== SUPPLIED INFORMATION ==
>>>>
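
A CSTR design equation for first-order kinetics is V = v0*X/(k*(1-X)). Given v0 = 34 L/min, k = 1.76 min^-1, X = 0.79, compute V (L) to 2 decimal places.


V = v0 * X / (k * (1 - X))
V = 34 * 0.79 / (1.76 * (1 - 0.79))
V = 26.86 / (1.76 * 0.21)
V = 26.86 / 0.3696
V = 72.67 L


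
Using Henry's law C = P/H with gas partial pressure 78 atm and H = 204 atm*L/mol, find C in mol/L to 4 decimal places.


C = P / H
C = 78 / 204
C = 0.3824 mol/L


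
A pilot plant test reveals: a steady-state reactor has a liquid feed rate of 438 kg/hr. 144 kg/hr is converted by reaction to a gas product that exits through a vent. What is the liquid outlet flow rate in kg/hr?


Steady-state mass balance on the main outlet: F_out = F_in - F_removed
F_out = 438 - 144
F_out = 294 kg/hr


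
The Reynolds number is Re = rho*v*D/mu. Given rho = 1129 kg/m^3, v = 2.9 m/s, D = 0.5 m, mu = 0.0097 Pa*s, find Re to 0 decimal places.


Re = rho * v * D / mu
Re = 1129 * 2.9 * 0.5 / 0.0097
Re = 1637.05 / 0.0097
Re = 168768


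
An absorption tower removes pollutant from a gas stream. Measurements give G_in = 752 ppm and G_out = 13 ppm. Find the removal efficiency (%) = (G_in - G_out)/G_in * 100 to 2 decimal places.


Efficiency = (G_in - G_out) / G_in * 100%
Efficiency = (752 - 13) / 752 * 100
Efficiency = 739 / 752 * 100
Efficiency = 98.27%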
<<<<
>>>>
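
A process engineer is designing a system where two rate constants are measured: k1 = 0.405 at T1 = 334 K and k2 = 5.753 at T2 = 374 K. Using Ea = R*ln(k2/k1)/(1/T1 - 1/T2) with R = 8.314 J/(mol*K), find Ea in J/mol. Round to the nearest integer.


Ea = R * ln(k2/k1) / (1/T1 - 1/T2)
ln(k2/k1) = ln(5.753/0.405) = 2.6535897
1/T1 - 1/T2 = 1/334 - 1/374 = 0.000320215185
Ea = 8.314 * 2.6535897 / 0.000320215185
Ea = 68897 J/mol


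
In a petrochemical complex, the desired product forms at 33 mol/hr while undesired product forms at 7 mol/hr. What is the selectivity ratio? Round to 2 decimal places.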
<<<<
>>>>
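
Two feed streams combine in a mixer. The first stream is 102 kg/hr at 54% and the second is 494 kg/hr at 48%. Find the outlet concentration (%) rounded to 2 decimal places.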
<<<<
== WHAT YOU NEED TO DO ==
Set down again, word for word, the stretch of records from the line with "A process engineer" to the line with "In a petrochemical", both of those lines included.

== SOLUTION TO THIS EXERCISE ==
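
A process engineer is designing a system where two rate constants are measured: k1 = 0.405 at T1 = 334 K and k2 = 5.753 at T2 = 374 K. Using Ea = R*ln(k2/k1)/(1/T1 - 1/T2) with R = 8.314 J/(mol*K), find Ea in J/mol. Round to the nearest integer.


Ea = R * ln(k2/k1) / (1/T1 - 1/T2)
ln(k2/k1) = ln(5.753/0.405) = 2.6535897
1/T1 - 1/T2 = 1/334 - 1/374 = 0.000320215185
Ea = 8.314 * 2.6535897 / 0.000320215185
Ea = 68897 J/mol


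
In a petrochemical complex, the desired product forms at 33 mol/hr while undesired product forms at 7 mol/hr. What is the selectivity ratio? Round to 2 decimal places.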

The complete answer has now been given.